Dataset items
--------------------------------

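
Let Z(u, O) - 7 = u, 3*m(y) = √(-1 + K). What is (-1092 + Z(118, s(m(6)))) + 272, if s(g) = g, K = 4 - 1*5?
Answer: -695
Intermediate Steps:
K = -1 (K = 4 - 5 = -1)
m(y) = I*√2/3 (m(y) = √(-1 - 1)/3 = √(-2)/3 = (I*√2)/3 = I*√2/3)
Z(u, O) = 7 + u
(-1092 + Z(118, s(m(6)))) + 272 = (-1092 + (7 + 118)) + 272 = (-1092 + 125) + 272 = -967 + 272 = -695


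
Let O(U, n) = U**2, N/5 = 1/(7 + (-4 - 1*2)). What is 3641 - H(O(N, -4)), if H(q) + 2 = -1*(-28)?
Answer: 3615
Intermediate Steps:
N = 5 (N = 5/(7 + (-4 - 1*2)) = 5/(7 + (-4 - 2)) = 5/(7 - 6) = 5/1 = 5*1 = 5)
H(q) = 26 (H(q) = -2 - 1*(-28) = -2 + 28 = 26)
3641 - H(O(N, -4)) = 3641 - 1*26 = 3641 - 26 = 3615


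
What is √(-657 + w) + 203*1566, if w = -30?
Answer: 317898 + I*√687 ≈ 3.179e+5 + 26.211*I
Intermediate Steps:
√(-657 + w) + 203*1566 = √(-657 - 30) + 203*1566 = √(-687) + 317898 = I*√687 + 317898 = 317898 + I*√687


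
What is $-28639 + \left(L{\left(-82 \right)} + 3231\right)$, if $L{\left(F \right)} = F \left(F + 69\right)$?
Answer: $-24342$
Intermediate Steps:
$L{\left(F \right)} = F \left(69 + F\right)$
$-28639 + \left(L{\left(-82 \right)} + 3231\right) = -28639 + \left(- 82 \left(69 - 82\right) + 3231\right) = -28639 + \left(\left(-82\right) \left(-13\right) + 3231\right) = -28639 + \left(1066 + 3231\right) = -28639 + 4297 = -24342$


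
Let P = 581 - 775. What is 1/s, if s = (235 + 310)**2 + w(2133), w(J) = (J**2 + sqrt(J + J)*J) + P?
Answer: 2423260/11734673568563 - 6399*sqrt(474)/23469347137126 ≈ 2.0057e-7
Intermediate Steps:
P = -194
w(J) = -194 + J**2 + sqrt(2)*J**(3/2) (w(J) = (J**2 + sqrt(J + J)*J) - 194 = (J**2 + sqrt(2*J)*J) - 194 = (J**2 + (sqrt(2)*sqrt(J))*J) - 194 = (J**2 + sqrt(2)*J**(3/2)) - 194 = -194 + J**2 + sqrt(2)*J**(3/2))
s = 4846520 + 6399*sqrt(474) (s = (235 + 310)**2 + (-194 + 2133**2 + sqrt(2)*2133**(3/2)) = 545**2 + (-194 + 4549689 + sqrt(2)*(6399*sqrt(237))) = 297025 + (-194 + 4549689 + 6399*sqrt(474)) = 297025 + (4549495 + 6399*sqrt(474)) = 4846520 + 6399*sqrt(474) ≈ 4.9858e+6)
1/s = 1/(4846520 + 6399*sqrt(474))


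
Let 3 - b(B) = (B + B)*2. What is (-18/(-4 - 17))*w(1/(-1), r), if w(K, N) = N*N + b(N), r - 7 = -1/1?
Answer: 90/7 ≈ 12.857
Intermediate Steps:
b(B) = 3 - 4*B (b(B) = 3 - (B + B)*2 = 3 - 2*B*2 = 3 - 4*B)
r = 6 (r = 7 - 1/1 = 7 - 1*1 = 7 - 1 = 6)
w(K, N) = 3 + N² - 4*N (w(K, N) = N*N + (3 - 4*N) = N² + (3 - 4*N) = 3 + N² - 4*N)
(-18/(-4 - 17))*w(1/(-1), r) = (-18/(-4 - 17))*(3 + 6² - 4*6) = (-18/(-21))*(3 + 36 - 24) = -1/21*(-18)*15 = (6/7)*15 = 90/7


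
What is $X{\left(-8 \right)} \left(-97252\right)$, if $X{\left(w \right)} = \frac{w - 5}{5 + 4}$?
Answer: $\frac{1264276}{9} \approx 1.4048 \cdot 10^{5}$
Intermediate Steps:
$X{\left(w \right)} = - \frac{5}{9} + \frac{w}{9}$ ($X{\left(w \right)} = \frac{-5 + w}{9} = \left(-5 + w\right) \frac{1}{9} = - \frac{5}{9} + \frac{w}{9}$)
$X{\left(-8 \right)} \left(-97252\right) = \left(- \frac{5}{9} + \frac{1}{9} \left(-8\right)\right) \left(-97252\right) = \left(- \frac{5}{9} - \frac{8}{9}\right) \left(-97252\right) = \left(- \frac{13}{9}\right) \left(-97252\right) = \frac{1264276}{9}$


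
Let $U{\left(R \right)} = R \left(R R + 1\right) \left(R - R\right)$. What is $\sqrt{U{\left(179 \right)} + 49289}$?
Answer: $\sqrt{49289} \approx 222.01$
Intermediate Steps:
$U{\left(R \right)} = 0$ ($U{\left(R \right)} = R \left(R^{2} + 1\right) 0 = R \left(1 + R^{2}\right) 0 = 0$)
$\sqrt{U{\left(179 \right)} + 49289} = \sqrt{0 + 49289} = \sqrt{49289}$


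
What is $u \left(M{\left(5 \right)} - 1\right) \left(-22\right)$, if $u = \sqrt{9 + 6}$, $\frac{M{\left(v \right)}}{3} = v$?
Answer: $- 308 \sqrt{15} \approx -1192.9$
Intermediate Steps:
$M{\left(v \right)} = 3 v$
$u = \sqrt{15} \approx 3.873$
$u \left(M{\left(5 \right)} - 1\right) \left(-22\right) = \sqrt{15} \left(3 \cdot 5 - 1\right) \left(-22\right) = \sqrt{15} \left(15 - 1\right) \left(-22\right) = \sqrt{15} \cdot 14 \left(-22\right) = 14 \sqrt{15} \left(-22\right) = - 308 \sqrt{15}$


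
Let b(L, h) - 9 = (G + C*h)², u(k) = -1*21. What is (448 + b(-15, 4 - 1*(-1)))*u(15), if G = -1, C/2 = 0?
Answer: -9618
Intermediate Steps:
C = 0 (C = 2*0 = 0)
u(k) = -21
b(L, h) = 10 (b(L, h) = 9 + (-1 + 0*h)² = 9 + (-1 + 0)² = 9 + (-1)² = 9 + 1 = 10)
(448 + b(-15, 4 - 1*(-1)))*u(15) = (448 + 10)*(-21) = 458*(-21) = -9618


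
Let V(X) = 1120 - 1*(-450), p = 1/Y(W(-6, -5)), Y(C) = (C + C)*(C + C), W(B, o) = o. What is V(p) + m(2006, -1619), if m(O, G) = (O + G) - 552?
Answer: 1405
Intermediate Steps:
Y(C) = 4*C**2 (Y(C) = (2*C)*(2*C) = 4*C**2)
p = 1/100 (p = 1/(4*(-5)**2) = 1/(4*25) = 1/100 ≈ 0.010000)
V(X) = 1570 (V(X) = 1120 + 450 = 1570)
m(O, G) = -552 + G + O (m(O, G) = (G + O) - 552 = -552 + G + O)
V(p) + m(2006, -1619) = 1570 + (-552 - 1619 + 2006) = 1570 - 165 = 1405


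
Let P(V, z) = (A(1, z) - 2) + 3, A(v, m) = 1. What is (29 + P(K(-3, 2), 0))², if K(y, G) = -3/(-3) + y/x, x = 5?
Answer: 961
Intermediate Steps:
K(y, G) = 1 + y/5 (K(y, G) = -3/(-3) + y/5 = -3*(-⅓) + y*(⅕) = 1 + y/5)
P(V, z) = 2 (P(V, z) = (1 - 2) + 3 = -1 + 3 = 2)
(29 + P(K(-3, 2), 0))² = (29 + 2)² = 31² = 961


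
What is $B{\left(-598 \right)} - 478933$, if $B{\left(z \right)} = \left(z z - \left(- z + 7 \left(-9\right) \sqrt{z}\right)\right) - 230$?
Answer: $-122157 + 63 i \sqrt{598} \approx -1.2216 \cdot 10^{5} + 1540.6 i$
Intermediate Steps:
$B{\left(z \right)} = -230 + z + z^{2} + 63 \sqrt{z}$ ($B{\left(z \right)} = \left(z^{2} + \left(63 \sqrt{z} + z\right)\right) - 230 = \left(z^{2} + \left(z + 63 \sqrt{z}\right)\right) - 230 = \left(z + z^{2} + 63 \sqrt{z}\right) - 230 = -230 + z + z^{2} + 63 \sqrt{z}$)
$B{\left(-598 \right)} - 478933 = \left(-230 - 598 + \left(-598\right)^{2} + 63 \sqrt{-598}\right) - 478933 = \left(-230 - 598 + 357604 + 63 i \sqrt{598}\right) - 478933 = \left(356776 + 63 i \sqrt{598}\right) - 478933 = -122157 + 63 i \sqrt{598}$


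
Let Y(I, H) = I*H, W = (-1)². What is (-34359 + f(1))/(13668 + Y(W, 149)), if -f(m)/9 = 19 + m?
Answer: -34539/13817 ≈ -2.4997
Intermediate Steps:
f(m) = -171 - 9*m (f(m) = -9*(19 + m) = -171 - 9*m)
W = 1
Y(I, H) = H*I
(-34359 + f(1))/(13668 + Y(W, 149)) = (-34359 + (-171 - 9*1))/(13668 + 149*1) = (-34359 + (-171 - 9))/(13668 + 149) = (-34359 - 180)/13817 = -34539*1/13817 = -34539/13817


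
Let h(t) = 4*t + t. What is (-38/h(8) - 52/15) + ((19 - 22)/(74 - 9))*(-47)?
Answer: -1753/780 ≈ -2.2474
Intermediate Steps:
h(t) = 5*t
(-38/h(8) - 52/15) + ((19 - 22)/(74 - 9))*(-47) = (-38/(5*8) - 52/15) + ((19 - 22)/(74 - 9))*(-47) = (-38/40 - 52*1/15) - 3/65*(-47) = (-38*1/40 - 52/15) - 3*1/65*(-47) = (-19/20 - 52/15) - 3/65*(-47) = -53/12 + 141/65 = -1753/780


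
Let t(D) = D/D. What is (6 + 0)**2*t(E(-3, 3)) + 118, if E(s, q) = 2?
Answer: 154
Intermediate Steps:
t(D) = 1
(6 + 0)**2*t(E(-3, 3)) + 118 = (6 + 0)**2*1 + 118 = 6**2*1 + 118 = 36*1 + 118 = 36 + 118 = 154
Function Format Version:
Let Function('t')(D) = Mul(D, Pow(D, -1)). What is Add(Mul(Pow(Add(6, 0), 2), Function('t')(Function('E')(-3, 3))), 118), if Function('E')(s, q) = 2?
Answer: 154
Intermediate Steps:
Function('t')(D) = 1
Add(Mul(Pow(Add(6, 0), 2), Function('t')(Function('E')(-3, 3))), 118) = Add(Mul(Pow(Add(6, 0), 2), 1), 118) = Add(Mul(Pow(6, 2), 1), 118) = Add(Mul(36, 1), 118) = Add(36, 118) = 154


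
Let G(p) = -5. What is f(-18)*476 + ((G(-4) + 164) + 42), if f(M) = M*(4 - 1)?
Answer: -25503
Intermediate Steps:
f(M) = 3*M (f(M) = M*3 = 3*M)
f(-18)*476 + ((G(-4) + 164) + 42) = (3*(-18))*476 + ((-5 + 164) + 42) = -54*476 + (159 + 42) = -25704 + 201 = -25503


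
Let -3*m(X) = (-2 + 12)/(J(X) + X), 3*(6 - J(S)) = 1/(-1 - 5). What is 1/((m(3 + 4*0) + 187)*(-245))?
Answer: -163/7453145 ≈ -2.1870e-5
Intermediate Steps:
J(S) = 109/18 (J(S) = 6 - 1/(3*(-1 - 5)) = 6 - ⅓/(-6) = 6 - ⅓*(-⅙) = 6 + 1/18 = 109/18)
m(X) = -10/(3*(109/18 + X)) (m(X) = -(-2 + 12)/(3*(109/18 + X)) = -10/(3*(109/18 + X)))
1/((m(3 + 4*0) + 187)*(-245)) = 1/((-60/(109 + 18*(3 + 4*0)) + 187)*(-245)) = 1/((-60/(109 + 18*(3 + 0)) + 187)*(-245)) = 1/((-60/(109 + 18*3) + 187)*(-245)) = 1/((-60/(109 + 54) + 187)*(-245)) = 1/((-60/163 + 187)*(-245)) = 1/((30421/163)*(-245)) = 1/(-7453145/163) = -163/7453145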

--------------------------------

Work required | Write out, word for word, the line containing "Let -3*m(X) = (-2" and every line after it to the end of the data above.

Solution for this exercise |
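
Let -3*m(X) = (-2 + 12)/(J(X) + X), 3*(6 - J(S)) = 1/(-1 - 5). What is 1/((m(3 + 4*0) + 187)*(-245))?
Answer: -163/7453145 ≈ -2.1870e-5
Intermediate Steps:
J(S) = 109/18 (J(S) = 6 - 1/(3*(-1 - 5)) = 6 - ⅓/(-6) = 6 - ⅓*(-⅙) = 6 + 1/18 = 109/18)
m(X) = -10/(3*(109/18 + X)) (m(X) = -(-2 + 12)/(3*(109/18 + X)) = -10/(3*(109/18 + X)))
1/((m(3 + 4*0) + 187)*(-245)) = 1/((-60/(109 + 18*(3 + 4*0)) + 187)*(-245)) = 1/((-60/(109 + 18*(3 + 0)) + 187)*(-245)) = 1/((-60/(109 + 18*3) + 187)*(-245)) = 1/((-60/(109 + 54) + 187)*(-245)) = 1/((-60/163 + 187)*(-245)) = 1/((30421/163)*(-245)) = 1/(-7453145/163) = -163/7453145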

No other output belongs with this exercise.